▸ **TO DO**: Please write every entry out again, exactly as it reads below.

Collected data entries
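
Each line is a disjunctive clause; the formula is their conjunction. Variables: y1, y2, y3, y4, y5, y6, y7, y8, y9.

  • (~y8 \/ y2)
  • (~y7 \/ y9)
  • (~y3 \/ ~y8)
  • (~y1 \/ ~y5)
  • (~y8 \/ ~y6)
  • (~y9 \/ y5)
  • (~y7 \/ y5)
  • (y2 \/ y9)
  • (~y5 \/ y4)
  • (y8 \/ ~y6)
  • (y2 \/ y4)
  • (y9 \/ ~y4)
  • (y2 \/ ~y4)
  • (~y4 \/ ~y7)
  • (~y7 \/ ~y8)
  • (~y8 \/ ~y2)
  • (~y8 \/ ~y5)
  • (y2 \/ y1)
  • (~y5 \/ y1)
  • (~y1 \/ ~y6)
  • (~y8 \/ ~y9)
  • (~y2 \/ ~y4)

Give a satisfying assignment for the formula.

y1=True  y2=True  y3=True  y4=False  y5=False  y6=False  y7=False  y8=False  y9=False

Check each clause:
  1. (y2 \/ ~y8) — ~y8 is true.
  2. (~y7 \/ y9) — ~y7 is true.
  3. (~y3 \/ ~y8) — ~y8 is true.
  4. (~y5 \/ ~y1) — ~y5 is true.
  5. (~y8 \/ ~y6) — ~y8 is true.
  6. (~y9 \/ y5) — ~y9 is true.
  7. (~y7 \/ y5) — ~y7 is true.
  8. (y9 \/ y2) — y2 is true.
  9. (~y5 \/ y4) — ~y5 is true.
  10. (~y6 \/ y8) — ~y6 is true.
  11. (y4 \/ y2) — y2 is true.
  12. (~y4 \/ y9) — ~y4 is true.
  13. (y2 \/ ~y4) — y2 is true.
  14. (~y4 \/ ~y7) — ~y7 is true.
  15. (~y7 \/ ~y8) — ~y8 is true.
  16. (~y8 \/ ~y2) — ~y8 is true.
  17. (~y8 \/ ~y5) — ~y8 is true.
  18. (y2 \/ y1) — y1 is true.
  19. (y1 \/ ~y5) — y1 is true.
  20. (~y6 \/ ~y1) — ~y6 is true.
  21. (~y9 \/ ~y8) — ~y8 is true.
  22. (~y2 \/ ~y4) — ~y4 is true.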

▸ **EXERCISE OUTPUT**:
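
Each line is a disjunctive clause; the formula is their conjunction. Variables: y1, y2, y3, y4, y5, y6, y7, y8, y9.

  • (~y8 \/ y2)
  • (~y7 \/ y9)
  • (~y3 \/ ~y8)
  • (~y1 \/ ~y5)
  • (~y8 \/ ~y6)
  • (~y9 \/ y5)
  • (~y7 \/ y5)
  • (y2 \/ y9)
  • (~y5 \/ y4)
  • (y8 \/ ~y6)
  • (y2 \/ y4)
  • (y9 \/ ~y4)
  • (y2 \/ ~y4)
  • (~y4 \/ ~y7)
  • (~y7 \/ ~y8)
  • (~y8 \/ ~y2)
  • (~y8 \/ ~y5)
  • (y2 \/ y1)
  • (~y5 \/ y1)
  • (~y1 \/ ~y6)
  • (~y8 \/ ~y9)
  • (~y2 \/ ~y4)

Give a satisfying assignment for the formula.

y1=True  y2=True  y3=True  y4=False  y5=False  y6=False  y7=False  y8=False  y9=False

Check each clause:
  1. (y2 \/ ~y8) — ~y8 is true.
  2. (~y7 \/ y9) — ~y7 is true.
  3. (~y3 \/ ~y8) — ~y8 is true.
  4. (~y5 \/ ~y1) — ~y5 is true.
  5. (~y8 \/ ~y6) — ~y8 is true.
  6. (~y9 \/ y5) — ~y9 is true.
  7. (~y7 \/ y5) — ~y7 is true.
  8. (y9 \/ y2) — y2 is true.
  9. (~y5 \/ y4) — ~y5 is true.
  10. (~y6 \/ y8) — ~y6 is true.
  11. (y4 \/ y2) — y2 is true.
  12. (~y4 \/ y9) — ~y4 is true.
  13. (y2 \/ ~y4) — y2 is true.
  14. (~y4 \/ ~y7) — ~y7 is true.
  15. (~y7 \/ ~y8) — ~y8 is true.
  16. (~y8 \/ ~y2) — ~y8 is true.
  17. (~y8 \/ ~y5) — ~y8 is true.
  18. (y2 \/ y1) — y1 is true.
  19. (y1 \/ ~y5) — y1 is true.
  20. (~y6 \/ ~y1) — ~y6 is true.
  21. (~y9 \/ ~y8) — ~y8 is true.
  22. (~y2 \/ ~y4) — ~y4 is true.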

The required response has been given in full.